=== Begin Enclosure ===
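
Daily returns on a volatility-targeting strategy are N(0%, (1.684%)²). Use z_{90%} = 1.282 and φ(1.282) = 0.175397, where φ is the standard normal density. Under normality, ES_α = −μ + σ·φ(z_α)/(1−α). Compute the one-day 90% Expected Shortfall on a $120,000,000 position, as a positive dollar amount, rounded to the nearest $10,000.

Tail multiplier: φ(z)/(1−α) = 0.175397 / 0.1 = 1.754.
ES = 1.684% × 1.754 = 2.954%.
On $120,000,000: 0.02954 × $120,000,000 = $3,544,800.

$3,540,000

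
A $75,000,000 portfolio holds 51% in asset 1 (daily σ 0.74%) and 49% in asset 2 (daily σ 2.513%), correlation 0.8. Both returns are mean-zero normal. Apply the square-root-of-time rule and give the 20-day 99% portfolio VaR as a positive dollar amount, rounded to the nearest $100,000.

$12,100,000

σ_p = √(0.51²·0.74² + 0.49²·2.513² + 2·0.8·0.51·0.49·0.74·2.513) = 1.550%.
σ_{20d} = 1.550% × √20 = 6.932%.
z(99%) = 2.326.
VaR = 2.326 × 6.932% = 16.124%; on $75,000,000 that is $12,093,000.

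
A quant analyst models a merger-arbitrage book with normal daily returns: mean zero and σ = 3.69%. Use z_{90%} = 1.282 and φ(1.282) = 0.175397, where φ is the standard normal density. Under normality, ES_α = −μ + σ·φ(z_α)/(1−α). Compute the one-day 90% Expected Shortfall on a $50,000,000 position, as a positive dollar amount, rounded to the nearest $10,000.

$3,240,000

Tail multiplier: φ(z)/(1−α) = 0.175397 / 0.1 = 1.754.
ES = 3.69% × 1.754 = 6.472%.
On $50,000,000: 0.06472 × $50,000,000 = $3,236,000.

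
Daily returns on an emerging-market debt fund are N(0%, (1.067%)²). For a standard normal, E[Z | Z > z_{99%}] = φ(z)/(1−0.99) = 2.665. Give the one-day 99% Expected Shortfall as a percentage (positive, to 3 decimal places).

2.844%

ES = 1.067% × 2.665 = 2.844%.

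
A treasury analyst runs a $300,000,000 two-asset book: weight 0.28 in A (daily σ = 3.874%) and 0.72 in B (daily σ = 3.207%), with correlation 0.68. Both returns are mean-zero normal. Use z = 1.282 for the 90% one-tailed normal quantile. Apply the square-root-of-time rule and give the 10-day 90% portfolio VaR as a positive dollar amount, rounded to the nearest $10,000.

σ_p = √(0.28²·3.874² + 0.72²·3.207² + 2·0.68·0.28·0.72·3.874·3.207) = 3.149%.
σ_{10d} = 3.149% × √10 = 9.958%.
VaR = 1.282 × 9.958% = 12.766%; on $300,000,000 that is $38,298,000.

$38,300,000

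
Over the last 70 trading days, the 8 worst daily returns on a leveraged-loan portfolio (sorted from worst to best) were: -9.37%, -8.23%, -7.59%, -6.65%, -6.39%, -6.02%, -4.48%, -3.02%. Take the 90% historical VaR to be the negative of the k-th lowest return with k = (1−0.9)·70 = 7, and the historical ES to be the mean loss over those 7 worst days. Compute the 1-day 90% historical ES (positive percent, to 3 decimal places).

The 7 worst returns sum to -48.73%.
ES = −(-48.73%) / 7 = 6.9614…% ≈ 6.961%.

6.961%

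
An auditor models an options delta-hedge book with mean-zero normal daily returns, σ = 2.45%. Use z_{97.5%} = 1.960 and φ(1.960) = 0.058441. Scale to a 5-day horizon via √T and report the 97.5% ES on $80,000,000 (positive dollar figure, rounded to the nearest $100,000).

$10,200,000

σ_{5d} = 2.45% × √5 = 5.478%.
ES multiplier = φ(z)/(1−α) = 0.058441/0.025 = 2.338.
ES = 5.478% × 2.338 = 12.808%; on $80,000,000: $10,246,400.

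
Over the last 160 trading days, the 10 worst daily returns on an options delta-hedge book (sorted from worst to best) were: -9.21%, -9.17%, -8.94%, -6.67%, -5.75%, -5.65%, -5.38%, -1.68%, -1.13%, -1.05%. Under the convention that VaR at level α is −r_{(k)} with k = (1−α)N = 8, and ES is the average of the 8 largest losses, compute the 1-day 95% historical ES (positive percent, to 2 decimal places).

6.56%

The 8 worst returns sum to -52.45%.
ES = −(-52.45%) / 8 = 6.55625% ≈ 6.56%.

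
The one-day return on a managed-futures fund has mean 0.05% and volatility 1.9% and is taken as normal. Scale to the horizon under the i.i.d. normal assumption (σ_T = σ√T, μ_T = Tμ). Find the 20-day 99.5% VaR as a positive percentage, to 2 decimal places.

At 99.5%, z = 2.576.
σ_{20d} = 1.9% × √20 = 8.497%; μ_{20d} = 20 × 0.05% = 1.000%.
VaR = −(1.000%) + 2.576 × 8.497% = 20.888%.

20.89%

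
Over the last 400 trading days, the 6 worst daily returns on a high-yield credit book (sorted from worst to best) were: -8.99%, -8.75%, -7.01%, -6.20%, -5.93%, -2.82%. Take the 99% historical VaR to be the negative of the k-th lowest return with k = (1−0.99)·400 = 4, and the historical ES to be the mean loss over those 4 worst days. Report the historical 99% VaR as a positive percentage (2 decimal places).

k = 4; the 4th lowest return is -6.20%, so VaR = 6.20%.

6.20%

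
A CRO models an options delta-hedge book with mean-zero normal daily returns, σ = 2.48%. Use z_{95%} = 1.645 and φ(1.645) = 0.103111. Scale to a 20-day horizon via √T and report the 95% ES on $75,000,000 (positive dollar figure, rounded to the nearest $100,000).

σ_{20d} = 2.48% × √20 = 11.091%.
ES multiplier = φ(z)/(1−α) = 0.103111/0.05 = 2.062.
ES = 11.091% × 2.062 = 22.870%; on $75,000,000: $17,152,500.

$17,200,000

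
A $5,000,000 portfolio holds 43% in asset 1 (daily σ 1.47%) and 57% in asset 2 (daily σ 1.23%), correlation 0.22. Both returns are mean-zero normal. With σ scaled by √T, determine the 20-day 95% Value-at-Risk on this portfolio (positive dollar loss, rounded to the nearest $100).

$383,300

σ_p = √(0.43²·1.47² + 0.57²·1.23² + 2·0.22·0.43·0.57·1.47·1.23) = 1.042%.
σ_{20d} = 1.042% × √20 = 4.660%.
z(95%) = 1.645.
VaR = 1.645 × 4.660% = 7.666%; on $5,000,000 that is $383,300.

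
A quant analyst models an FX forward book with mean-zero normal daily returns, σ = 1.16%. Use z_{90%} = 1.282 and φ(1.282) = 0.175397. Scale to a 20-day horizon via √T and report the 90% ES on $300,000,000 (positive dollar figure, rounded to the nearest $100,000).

σ_{20d} = 1.16% × √20 = 5.188%.
ES multiplier = φ(z)/(1−α) = 0.175397/0.1 = 1.754.
ES = 5.188% × 1.754 = 9.100%; on $300,000,000: $27,300,000.

$27,300,000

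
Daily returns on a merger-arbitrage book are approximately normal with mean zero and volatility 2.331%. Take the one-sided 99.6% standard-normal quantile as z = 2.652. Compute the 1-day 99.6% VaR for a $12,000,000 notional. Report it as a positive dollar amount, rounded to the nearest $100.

VaR = z·σ = 2.652 × 2.331% = 6.182%.
On $12,000,000: 0.06182 × $12,000,000 = $741,840.

$741,800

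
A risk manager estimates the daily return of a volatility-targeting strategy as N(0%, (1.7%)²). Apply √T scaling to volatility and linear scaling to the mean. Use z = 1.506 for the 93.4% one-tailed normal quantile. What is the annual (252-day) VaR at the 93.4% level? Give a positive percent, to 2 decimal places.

σ_{252d} = 1.7% × √252 = 26.987%.
VaR = 1.506 × 26.987% = 40.642%.

40.64%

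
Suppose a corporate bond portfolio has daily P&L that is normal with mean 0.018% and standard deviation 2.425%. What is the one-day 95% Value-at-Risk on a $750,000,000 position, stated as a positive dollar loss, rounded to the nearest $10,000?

$29,780,000

At 95% one-sided, z = 1.645.
VaR = −μ + z·σ = −(0.018%) + 1.645 × 2.425% = 3.971%.
On $750,000,000: 0.03971 × $750,000,000 = $29,782,500.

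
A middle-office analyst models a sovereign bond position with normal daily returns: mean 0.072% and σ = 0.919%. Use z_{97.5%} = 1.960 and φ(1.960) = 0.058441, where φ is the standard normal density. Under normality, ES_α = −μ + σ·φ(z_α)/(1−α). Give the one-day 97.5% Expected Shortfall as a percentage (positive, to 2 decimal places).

Tail multiplier: φ(z)/(1−α) = 0.058441 / 0.025 = 2.338.
ES = −(0.072%) + 0.919% × 2.338 = 2.077%.

2.08%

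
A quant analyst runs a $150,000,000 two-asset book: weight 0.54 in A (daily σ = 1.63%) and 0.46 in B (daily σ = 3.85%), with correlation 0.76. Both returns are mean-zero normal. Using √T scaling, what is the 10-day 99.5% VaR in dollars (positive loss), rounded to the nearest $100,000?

σ_p = √(0.54²·1.63² + 0.46²·3.85² + 2·0.76·0.54·0.46·1.63·3.85) = 2.506%.
σ_{10d} = 2.506% × √10 = 7.925%.
z(99.5%) = 2.576.
VaR = 2.576 × 7.925% = 20.415%; on $150,000,000 that is $30,622,500.

$30,600,000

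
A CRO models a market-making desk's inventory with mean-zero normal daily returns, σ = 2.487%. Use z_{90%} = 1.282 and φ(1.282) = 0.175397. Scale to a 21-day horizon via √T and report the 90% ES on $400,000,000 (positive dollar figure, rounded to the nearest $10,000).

σ_{21d} = 2.487% × √21 = 11.397%.
ES multiplier = φ(z)/(1−α) = 0.175397/0.1 = 1.754.
ES = 11.397% × 1.754 = 19.990%; on $400,000,000: $79,960,000.

$79,960,000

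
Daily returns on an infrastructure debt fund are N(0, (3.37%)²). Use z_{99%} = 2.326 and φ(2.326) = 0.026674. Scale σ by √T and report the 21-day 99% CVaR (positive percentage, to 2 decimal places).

41.19%

σ_{21d} = 3.37% × √21 = 15.443%.
ES multiplier = φ(z)/(1−α) = 0.026674/0.01 = 2.667.
ES = 15.443% × 2.667 = 41.186%.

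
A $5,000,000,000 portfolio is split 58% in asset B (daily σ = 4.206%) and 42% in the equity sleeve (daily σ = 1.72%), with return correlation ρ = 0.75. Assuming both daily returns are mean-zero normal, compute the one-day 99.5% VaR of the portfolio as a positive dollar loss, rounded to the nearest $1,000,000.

$389,000,000

σ_p² = 0.58²·4.206² + 0.42²·1.72² + 2·0.75·0.58·0.42·4.206·1.72 = 9.1163 (%²).
σ_p = √9.1163 = 3.019%.
At 99.5%, z = 2.576.
VaR = 2.576 × 3.019% = 7.777%; on $5,000,000,000 that is $388,850,000.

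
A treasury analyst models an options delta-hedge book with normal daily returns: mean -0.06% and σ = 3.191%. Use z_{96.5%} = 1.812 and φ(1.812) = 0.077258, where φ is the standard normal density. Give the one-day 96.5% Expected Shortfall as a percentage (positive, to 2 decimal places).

Tail multiplier: φ(z)/(1−α) = 0.077258 / 0.035 = 2.207.
ES = −(-0.06%) + 3.191% × 2.207 = 7.103%.

7.10%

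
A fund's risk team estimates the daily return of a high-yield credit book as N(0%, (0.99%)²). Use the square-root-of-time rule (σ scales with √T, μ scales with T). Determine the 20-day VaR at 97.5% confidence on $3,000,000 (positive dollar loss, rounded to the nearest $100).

$260,300

At 97.5%, z = 1.960.
σ_{20d} = 0.99% × √20 = 4.427%.
VaR = 1.960 × 4.427% = 8.677%.
On $3,000,000: 0.08677 × $3,000,000 = $260,310.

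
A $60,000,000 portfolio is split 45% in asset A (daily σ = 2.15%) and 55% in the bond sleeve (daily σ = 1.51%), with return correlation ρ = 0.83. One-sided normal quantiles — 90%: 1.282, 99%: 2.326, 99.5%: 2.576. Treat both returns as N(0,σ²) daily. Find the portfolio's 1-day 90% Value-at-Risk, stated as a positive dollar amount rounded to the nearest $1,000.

σ_p² = 0.45²·2.15² + 0.55²·1.51² + 2·0.83·0.45·0.55·2.15·1.51 = 2.9596 (%²).
σ_p = √2.9596 = 1.720%.
VaR = 1.282 × 1.720% = 2.205%; on $60,000,000 that is $1,323,000.

$1,323,000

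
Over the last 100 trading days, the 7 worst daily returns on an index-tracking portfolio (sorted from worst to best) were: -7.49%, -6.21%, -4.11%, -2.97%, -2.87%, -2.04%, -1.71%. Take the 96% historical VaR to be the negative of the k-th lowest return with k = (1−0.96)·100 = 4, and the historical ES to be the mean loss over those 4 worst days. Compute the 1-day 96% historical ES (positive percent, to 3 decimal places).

5.195%

The 4 worst returns sum to -20.78%.
ES = −(-20.78%) / 4 = 5.195%.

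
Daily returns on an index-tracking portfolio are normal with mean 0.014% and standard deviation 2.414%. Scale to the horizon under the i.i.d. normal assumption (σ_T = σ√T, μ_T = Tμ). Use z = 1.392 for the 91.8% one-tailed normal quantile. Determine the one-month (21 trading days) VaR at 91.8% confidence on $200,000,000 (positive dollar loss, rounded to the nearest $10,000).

$30,210,000

σ_{21d} = 2.414% × √21 = 11.062%; μ_{21d} = 21 × 0.014% = 0.294%.
VaR = −(0.294%) + 1.392 × 11.062% = 15.104%.
On $200,000,000: 0.15104 × $200,000,000 = $30,208,000.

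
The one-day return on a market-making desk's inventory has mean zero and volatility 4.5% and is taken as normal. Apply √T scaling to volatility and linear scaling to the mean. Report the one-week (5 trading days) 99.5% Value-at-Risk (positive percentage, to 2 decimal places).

At 99.5%, z = 2.576.
σ_{5d} = 4.5% × √5 = 10.062%.
VaR = 2.576 × 10.062% = 25.920%.

25.92%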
=== End Enclosure ===
Problem to solve → Only the lines from the line with "Daily returns on an index-tracking portfolio are" to the final line of the entries are to be returned, each exactly as written, both ends included.

Exercise answer →
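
Daily returns on an index-tracking portfolio are normal with mean 0.014% and standard deviation 2.414%. Scale to the horizon under the i.i.d. normal assumption (σ_T = σ√T, μ_T = Tμ). Use z = 1.392 for the 91.8% one-tailed normal quantile. Determine the one-month (21 trading days) VaR at 91.8% confidence on $200,000,000 (positive dollar loss, rounded to the nearest $10,000).

$30,210,000

σ_{21d} = 2.414% × √21 = 11.062%; μ_{21d} = 21 × 0.014% = 0.294%.
VaR = −(0.294%) + 1.392 × 11.062% = 15.104%.
On $200,000,000: 0.15104 × $200,000,000 = $30,208,000.

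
The one-day return on a market-making desk's inventory has mean zero and volatility 4.5% and is taken as normal. Apply √T scaling to volatility and linear scaling to the mean. Report the one-week (5 trading days) 99.5% Value-at-Risk (positive percentage, to 2 decimal places).

At 99.5%, z = 2.576.
σ_{5d} = 4.5% × √5 = 10.062%.
VaR = 2.576 × 10.062% = 25.920%.

25.92%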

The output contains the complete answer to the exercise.